Each entry below needs to be reproduced exactly as given.

(Collected data)
----------------------------------------

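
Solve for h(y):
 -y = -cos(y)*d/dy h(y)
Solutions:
 h(y) = C1 + Integral(y/cos(y), y)


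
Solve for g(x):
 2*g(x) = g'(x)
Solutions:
 g(x) = C1*exp(2*x)


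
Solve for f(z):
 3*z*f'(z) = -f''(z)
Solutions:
 f(z) = C1 + C2*erf(sqrt(6)*z/2)


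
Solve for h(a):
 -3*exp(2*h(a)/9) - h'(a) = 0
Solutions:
 h(a) = 9*log(-sqrt(-1/(C1 - 3*a))) - 9*log(2)/2 + 9*log(3)
 h(a) = 9*log(-1/(C1 - 3*a))/2 - 9*log(2)/2 + 9*log(3)


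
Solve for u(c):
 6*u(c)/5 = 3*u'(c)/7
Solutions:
 u(c) = C1*exp(14*c/5)


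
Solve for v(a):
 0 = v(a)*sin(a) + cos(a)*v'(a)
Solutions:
 v(a) = C1*cos(a)


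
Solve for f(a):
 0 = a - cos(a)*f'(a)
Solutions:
 f(a) = C1 + Integral(a/cos(a), a)


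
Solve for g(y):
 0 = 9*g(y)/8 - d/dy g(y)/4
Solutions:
 g(y) = C1*exp(9*y/2)


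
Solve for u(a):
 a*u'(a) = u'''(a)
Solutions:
 u(a) = C1 + Integral(C2*airyai(a) + C3*airybi(a), a)


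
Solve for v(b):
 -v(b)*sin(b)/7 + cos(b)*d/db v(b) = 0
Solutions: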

----------------------------------------

» **Solution to this task**:
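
Solve for h(y):
 -y = -cos(y)*d/dy h(y)
Solutions:
 h(y) = C1 + Integral(y/cos(y), y)


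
Solve for g(x):
 2*g(x) = g'(x)
Solutions:
 g(x) = C1*exp(2*x)


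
Solve for f(z):
 3*z*f'(z) = -f''(z)
Solutions:
 f(z) = C1 + C2*erf(sqrt(6)*z/2)


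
Solve for h(a):
 -3*exp(2*h(a)/9) - h'(a) = 0
Solutions:
 h(a) = 9*log(-sqrt(-1/(C1 - 3*a))) - 9*log(2)/2 + 9*log(3)
 h(a) = 9*log(-1/(C1 - 3*a))/2 - 9*log(2)/2 + 9*log(3)


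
Solve for u(c):
 6*u(c)/5 = 3*u'(c)/7
Solutions:
 u(c) = C1*exp(14*c/5)


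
Solve for v(a):
 0 = v(a)*sin(a) + cos(a)*v'(a)
Solutions:
 v(a) = C1*cos(a)


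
Solve for f(a):
 0 = a - cos(a)*f'(a)
Solutions:
 f(a) = C1 + Integral(a/cos(a), a)


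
Solve for g(y):
 0 = 9*g(y)/8 - d/dy g(y)/4
Solutions:
 g(y) = C1*exp(9*y/2)


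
Solve for u(a):
 a*u'(a) = u'''(a)
Solutions:
 u(a) = C1 + Integral(C2*airyai(a) + C3*airybi(a), a)


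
Solve for v(b):
 -v(b)*sin(b)/7 + cos(b)*d/db v(b) = 0
Solutions: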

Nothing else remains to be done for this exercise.